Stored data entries
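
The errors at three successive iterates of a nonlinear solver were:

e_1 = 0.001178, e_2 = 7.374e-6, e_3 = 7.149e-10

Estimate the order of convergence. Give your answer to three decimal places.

p ≈ ln(e_3/e_2) / ln(e_2/e_1)
  = ln(7.149e-10/7.374e-6) / ln(7.374e-6/0.001178)
  = ln(9.69487e-05) / ln(0.00625976)
  = -9.241329 / -5.073613 ≈ 1.821449

1.821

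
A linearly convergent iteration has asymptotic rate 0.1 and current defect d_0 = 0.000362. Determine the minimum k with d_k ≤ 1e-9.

After k steps, d_k ≈ 0.000362·0.1^k.
Need 0.1^k ≤ 1e-9/0.000362 = 2.76243e-06.
k ≥ ln(2.76243e-06)/ln(0.1) = -12.7994/-2.30259 = 5.559.
Smallest integer k = 6.

6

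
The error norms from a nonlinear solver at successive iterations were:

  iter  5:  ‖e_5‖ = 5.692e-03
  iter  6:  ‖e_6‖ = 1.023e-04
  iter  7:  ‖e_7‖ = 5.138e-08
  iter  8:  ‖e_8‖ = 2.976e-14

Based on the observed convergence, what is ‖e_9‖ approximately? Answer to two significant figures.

4.8e-26

First estimate the order: p ≈ ln(‖e_8‖/‖e_7‖) / ln(‖e_7‖/‖e_6‖) = ln(2.976e-14/5.138e-08)/ln(5.138e-08/1.023e-04) = ln(5.79214e-07)/ln(0.000502248) ≈ 1.8906.
Then ‖e_9‖ ≈ ‖e_8‖·(‖e_8‖/‖e_7‖)^p = 2.976e-14·(5.79214e-07)^1.8906 = 2.976e-14·1.61445e-12 ≈ 4.805e-26.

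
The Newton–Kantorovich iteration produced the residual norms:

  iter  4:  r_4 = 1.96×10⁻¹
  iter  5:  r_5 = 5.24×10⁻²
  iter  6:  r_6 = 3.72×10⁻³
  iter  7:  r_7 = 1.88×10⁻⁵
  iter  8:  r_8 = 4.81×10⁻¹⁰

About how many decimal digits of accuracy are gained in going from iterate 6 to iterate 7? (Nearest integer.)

2

Digits gained ≈ log₁₀(r_6/r_7) = log₁₀(3.72×10⁻³/1.88×10⁻⁵) = log₁₀(197.872) ≈ 2.296.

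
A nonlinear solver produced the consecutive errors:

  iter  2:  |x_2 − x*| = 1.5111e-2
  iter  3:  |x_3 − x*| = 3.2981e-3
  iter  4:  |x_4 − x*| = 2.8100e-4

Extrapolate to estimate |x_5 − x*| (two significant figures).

First estimate the order: p ≈ ln(|x_4 − x*|/|x_3 − x*|) / ln(|x_3 − x*|/|x_2 − x*|) = ln(2.8100e-4/3.2981e-3)/ln(3.2981e-3/1.5111e-2) = ln(0.0852006)/ln(0.218258) ≈ 1.6180.
Then |x_5 − x*| ≈ |x_4 − x*|·(|x_4 − x*|/|x_3 − x*|)^p = 2.8100e-4·(0.0852006)^1.6180 = 2.8100e-4·0.0185976 ≈ 5.226e-06.

5.2e-6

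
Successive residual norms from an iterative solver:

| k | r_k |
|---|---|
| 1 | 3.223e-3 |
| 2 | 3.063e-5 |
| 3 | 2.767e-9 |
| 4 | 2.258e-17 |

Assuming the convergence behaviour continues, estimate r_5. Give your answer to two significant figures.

1.5e-33

First estimate the order: p ≈ ln(r_4/r_3) / ln(r_3/r_2) = ln(2.258e-17/2.767e-9)/ln(2.767e-9/3.063e-5) = ln(8.16046e-09)/ln(9.03363e-05) ≈ 2.0000.
Then r_5 ≈ r_4·(r_4/r_3)^p = 2.258e-17·(8.16046e-09)^2.0000 = 2.258e-17·6.65931e-17 ≈ 1.504e-33.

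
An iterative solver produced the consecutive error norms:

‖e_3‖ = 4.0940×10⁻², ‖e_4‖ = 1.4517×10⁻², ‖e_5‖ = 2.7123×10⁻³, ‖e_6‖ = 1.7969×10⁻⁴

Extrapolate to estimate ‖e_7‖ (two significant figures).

First estimate the order: p ≈ ln(‖e_6‖/‖e_5‖) / ln(‖e_5‖/‖e_4‖) = ln(1.7969×10⁻⁴/2.7123×10⁻³)/ln(2.7123×10⁻³/1.4517×10⁻²) = ln(0.06625)/ln(0.186836) ≈ 1.6181.
Then ‖e_7‖ ≈ ‖e_6‖·(‖e_6‖/‖e_5‖)^p = 1.7969×10⁻⁴·(0.06625)^1.6181 = 1.7969×10⁻⁴·0.0123754 ≈ 2.224e-06.

2.2e-6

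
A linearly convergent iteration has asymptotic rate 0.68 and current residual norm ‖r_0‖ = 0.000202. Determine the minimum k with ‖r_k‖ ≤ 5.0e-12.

After k steps, ‖r_k‖ ≈ 0.000202·0.68^k.
Need 0.68^k ≤ 5.0e-12/0.000202 = 2.47525e-08.
k ≥ ln(2.47525e-08)/ln(0.68) = -17.5143/-0.38566 = 45.414.
Smallest integer k = 46.

46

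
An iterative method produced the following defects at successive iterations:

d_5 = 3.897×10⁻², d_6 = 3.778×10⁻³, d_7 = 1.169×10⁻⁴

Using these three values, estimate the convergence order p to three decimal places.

p ≈ ln(d_7/d_6) / ln(d_6/d_5)
  = ln(1.169×10⁻⁴/3.778×10⁻³) / ln(3.778×10⁻³/3.897×10⁻²)
  = ln(0.0309423) / ln(0.0969464)
  = -3.475631 / -2.333597 ≈ 1.489388

1.489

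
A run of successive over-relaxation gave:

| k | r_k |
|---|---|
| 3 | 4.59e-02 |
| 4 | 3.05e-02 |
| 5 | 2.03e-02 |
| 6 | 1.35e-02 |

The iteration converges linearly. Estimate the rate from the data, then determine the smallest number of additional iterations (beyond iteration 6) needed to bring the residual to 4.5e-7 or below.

Rate ρ ≈ r_6/r_5 = 1.35e-02/2.03e-02 = 0.6650.
After j more steps, r_{6+j} ≈ 1.35e-02·ρ^j; need ρ^j ≤ 4.5e-7/1.35e-02 = 3.33333e-05.
j ≥ ln(3.33333e-05)/ln(0.6650) = -10.3090/-0.40797 = 25.269.
So 26 more iterations are needed.

26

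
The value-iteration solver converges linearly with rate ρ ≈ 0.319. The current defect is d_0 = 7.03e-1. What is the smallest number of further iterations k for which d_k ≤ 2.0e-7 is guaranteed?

After k steps, d_k ≈ 7.03e-1·0.319^k.
Need 0.319^k ≤ 2.0e-7/7.03e-1 = 2.84495e-07.
k ≥ ln(2.84495e-07)/ln(0.319) = -15.0726/-1.14256 = 13.192.
Smallest integer k = 14.

14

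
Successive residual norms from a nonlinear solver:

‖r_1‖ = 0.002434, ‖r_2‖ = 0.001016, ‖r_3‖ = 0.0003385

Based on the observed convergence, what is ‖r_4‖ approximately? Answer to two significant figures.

First estimate the order: p ≈ ln(‖r_3‖/‖r_2‖) / ln(‖r_2‖/‖r_1‖) = ln(0.0003385/0.001016)/ln(0.001016/0.002434) = ln(0.333169)/ln(0.41742) ≈ 1.2580.
Then ‖r_4‖ ≈ ‖r_3‖·(‖r_3‖/‖r_2‖)^p = 0.0003385·(0.333169)^1.2580 = 0.0003385·0.250907 ≈ 8.493e-05.

8.5e-5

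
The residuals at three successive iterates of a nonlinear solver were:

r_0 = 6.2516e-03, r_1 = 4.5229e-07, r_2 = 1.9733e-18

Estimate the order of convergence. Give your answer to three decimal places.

2.744

p ≈ ln(r_2/r_1) / ln(r_1/r_0)
  = ln(1.9733e-18/4.5229e-07) / ln(4.5229e-07/6.2516e-03)
  = ln(4.36291e-12) / ln(7.23479e-05)
  = -26.157882 / -9.534024 ≈ 2.743635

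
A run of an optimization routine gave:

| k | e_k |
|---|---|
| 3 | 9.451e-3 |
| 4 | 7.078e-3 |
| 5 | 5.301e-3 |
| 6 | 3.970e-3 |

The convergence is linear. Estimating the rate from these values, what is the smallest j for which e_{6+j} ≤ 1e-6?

Rate ρ ≈ e_6/e_5 = 3.970e-3/5.301e-3 = 0.7489.
After j more steps, e_{6+j} ≈ 3.970e-3·ρ^j; need ρ^j ≤ 1e-6/3.970e-3 = 0.000251889.
j ≥ ln(0.000251889)/ln(0.7489) = -8.2865/-0.28915 = 28.658.
So 29 more iterations are needed.

29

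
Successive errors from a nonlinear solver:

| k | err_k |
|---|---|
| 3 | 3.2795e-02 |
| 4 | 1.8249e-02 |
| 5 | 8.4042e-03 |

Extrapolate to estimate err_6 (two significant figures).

First estimate the order: p ≈ ln(err_5/err_4) / ln(err_4/err_3) = ln(8.4042e-03/1.8249e-02)/ln(1.8249e-02/3.2795e-02) = ln(0.460529)/ln(0.556457) ≈ 1.3228.
Then err_6 ≈ err_5·(err_5/err_4)^p = 8.4042e-03·(0.460529)^1.3228 = 8.4042e-03·0.358555 ≈ 0.003013.

3.0e-3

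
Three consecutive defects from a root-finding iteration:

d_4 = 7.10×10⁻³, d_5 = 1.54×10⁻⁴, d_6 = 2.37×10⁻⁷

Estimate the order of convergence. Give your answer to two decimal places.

1.69

p ≈ ln(d_6/d_5) / ln(d_5/d_4)
  = ln(2.37×10⁻⁷/1.54×10⁻⁴) / ln(1.54×10⁻⁴/7.10×10⁻³)
  = ln(0.00153896) / ln(0.0216901)
  = -6.47665 / -3.83090 ≈ 1.69063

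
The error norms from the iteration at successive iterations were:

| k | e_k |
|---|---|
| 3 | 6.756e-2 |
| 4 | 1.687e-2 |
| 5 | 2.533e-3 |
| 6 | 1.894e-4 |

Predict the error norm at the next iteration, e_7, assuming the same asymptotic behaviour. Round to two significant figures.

5.5e-6

First estimate the order: p ≈ ln(e_6/e_5) / ln(e_5/e_4) = ln(1.894e-4/2.533e-3)/ln(2.533e-3/1.687e-2) = ln(0.074773)/ln(0.150148) ≈ 1.3677.
Then e_7 ≈ e_6·(e_6/e_5)^p = 1.894e-4·(0.074773)^1.3677 = 1.894e-4·0.0288151 ≈ 5.458e-06.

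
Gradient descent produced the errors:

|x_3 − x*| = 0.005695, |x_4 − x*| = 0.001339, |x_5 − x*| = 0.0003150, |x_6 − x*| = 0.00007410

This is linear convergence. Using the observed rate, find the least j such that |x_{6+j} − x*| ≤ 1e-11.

11

Rate ρ ≈ |x_6 − x*|/|x_5 − x*| = 0.00007410/0.0003150 = 0.2352.
After j more steps, |x_{6+j} − x*| ≈ 0.00007410·ρ^j; need ρ^j ≤ 1e-11/0.00007410 = 1.34953e-07.
j ≥ ln(1.34953e-07)/ln(0.2352) = -15.8183/-1.44732 = 10.929.
So 11 more iterations are needed.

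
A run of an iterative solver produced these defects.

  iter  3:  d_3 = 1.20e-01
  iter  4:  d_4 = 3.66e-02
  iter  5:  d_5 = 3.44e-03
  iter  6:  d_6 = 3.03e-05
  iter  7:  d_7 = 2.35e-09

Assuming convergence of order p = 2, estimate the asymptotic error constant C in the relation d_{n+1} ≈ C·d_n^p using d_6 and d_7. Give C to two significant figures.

C ≈ d_7 / d_6^2
  = 2.35e-09 / (3.03e-05)^2
  = 2.35e-09 / 9.1809e-10 ≈ 2.5597

2.6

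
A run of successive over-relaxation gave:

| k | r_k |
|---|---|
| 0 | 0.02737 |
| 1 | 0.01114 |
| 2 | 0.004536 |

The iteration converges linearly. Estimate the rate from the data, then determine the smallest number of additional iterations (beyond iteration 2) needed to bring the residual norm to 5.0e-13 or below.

26

Rate ρ ≈ r_2/r_1 = 0.004536/0.01114 = 0.4072.
After j more steps, r_{2+j} ≈ 0.004536·ρ^j; need ρ^j ≤ 5.0e-13/0.004536 = 1.10229e-10.
j ≥ ln(1.10229e-10)/ln(0.4072) = -22.9285/-0.89845 = 25.520.
So 26 more iterations are needed.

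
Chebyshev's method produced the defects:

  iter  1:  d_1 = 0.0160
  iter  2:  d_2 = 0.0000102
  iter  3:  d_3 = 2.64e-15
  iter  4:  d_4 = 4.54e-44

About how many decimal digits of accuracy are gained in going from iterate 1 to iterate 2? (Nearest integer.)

3

Digits gained ≈ log₁₀(d_1/d_2) = log₁₀(0.0160/0.0000102) = log₁₀(1568.63) ≈ 3.196.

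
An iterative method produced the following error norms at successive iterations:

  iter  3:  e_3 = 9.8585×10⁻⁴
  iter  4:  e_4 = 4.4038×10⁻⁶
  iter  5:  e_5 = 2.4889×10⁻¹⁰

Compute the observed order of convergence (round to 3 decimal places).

1.808

p ≈ ln(e_5/e_4) / ln(e_4/e_3)
  = ln(2.4889×10⁻¹⁰/4.4038×10⁻⁶) / ln(4.4038×10⁻⁶/9.8585×10⁻⁴)
  = ln(5.65171e-05) / ln(0.00446701)
  = -9.780967 / -5.411036 ≈ 1.807596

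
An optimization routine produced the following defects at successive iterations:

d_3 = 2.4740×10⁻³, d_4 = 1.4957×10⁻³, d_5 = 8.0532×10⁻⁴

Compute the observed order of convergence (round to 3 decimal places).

p ≈ ln(d_5/d_4) / ln(d_4/d_3)
  = ln(8.0532×10⁻⁴/1.4957×10⁻³) / ln(1.4957×10⁻³/2.4740×10⁻³)
  = ln(0.538423) / ln(0.604568)
  = -0.619111 / -0.503241 ≈ 1.230248

1.230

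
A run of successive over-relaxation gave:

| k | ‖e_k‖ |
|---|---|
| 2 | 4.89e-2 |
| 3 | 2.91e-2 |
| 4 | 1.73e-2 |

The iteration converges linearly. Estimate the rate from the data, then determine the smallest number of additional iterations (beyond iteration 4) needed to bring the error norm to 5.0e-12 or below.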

Task to carry out :: Transcribe the lines above between the line holding "4 | 3.05e-02 |" and the line holding "r_0 = 6.2516e-03, r_1", inclusive, exactly as they stand and with nothing added.

Task output ::
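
| 4 | 3.05e-02 |
| 5 | 2.03e-02 |
| 6 | 1.35e-02 |

The iteration converges linearly. Estimate the rate from the data, then determine the smallest number of additional iterations (beyond iteration 6) needed to bring the residual to 4.5e-7 or below.

Rate ρ ≈ r_6/r_5 = 1.35e-02/2.03e-02 = 0.6650.
After j more steps, r_{6+j} ≈ 1.35e-02·ρ^j; need ρ^j ≤ 4.5e-7/1.35e-02 = 3.33333e-05.
j ≥ ln(3.33333e-05)/ln(0.6650) = -10.3090/-0.40797 = 25.269.
So 26 more iterations are needed.

26

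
The value-iteration solver converges linearly with rate ρ ≈ 0.319. The current defect is d_0 = 7.03e-1. What is the smallest number of further iterations k for which d_k ≤ 2.0e-7 is guaranteed?

After k steps, d_k ≈ 7.03e-1·0.319^k.
Need 0.319^k ≤ 2.0e-7/7.03e-1 = 2.84495e-07.
k ≥ ln(2.84495e-07)/ln(0.319) = -15.0726/-1.14256 = 13.192.
Smallest integer k = 14.

14

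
Successive residual norms from a nonlinear solver:

‖r_1‖ = 0.002434, ‖r_2‖ = 0.001016, ‖r_3‖ = 0.0003385

Based on the observed convergence, what is ‖r_4‖ approximately? Answer to two significant figures.

First estimate the order: p ≈ ln(‖r_3‖/‖r_2‖) / ln(‖r_2‖/‖r_1‖) = ln(0.0003385/0.001016)/ln(0.001016/0.002434) = ln(0.333169)/ln(0.41742) ≈ 1.2580.
Then ‖r_4‖ ≈ ‖r_3‖·(‖r_3‖/‖r_2‖)^p = 0.0003385·(0.333169)^1.2580 = 0.0003385·0.250907 ≈ 8.493e-05.

8.5e-5

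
The residuals at three successive iterates of a nonlinear solver were:

r_0 = 6.2516e-03, r_1 = 4.5229e-07, r_2 = 1.9733e-18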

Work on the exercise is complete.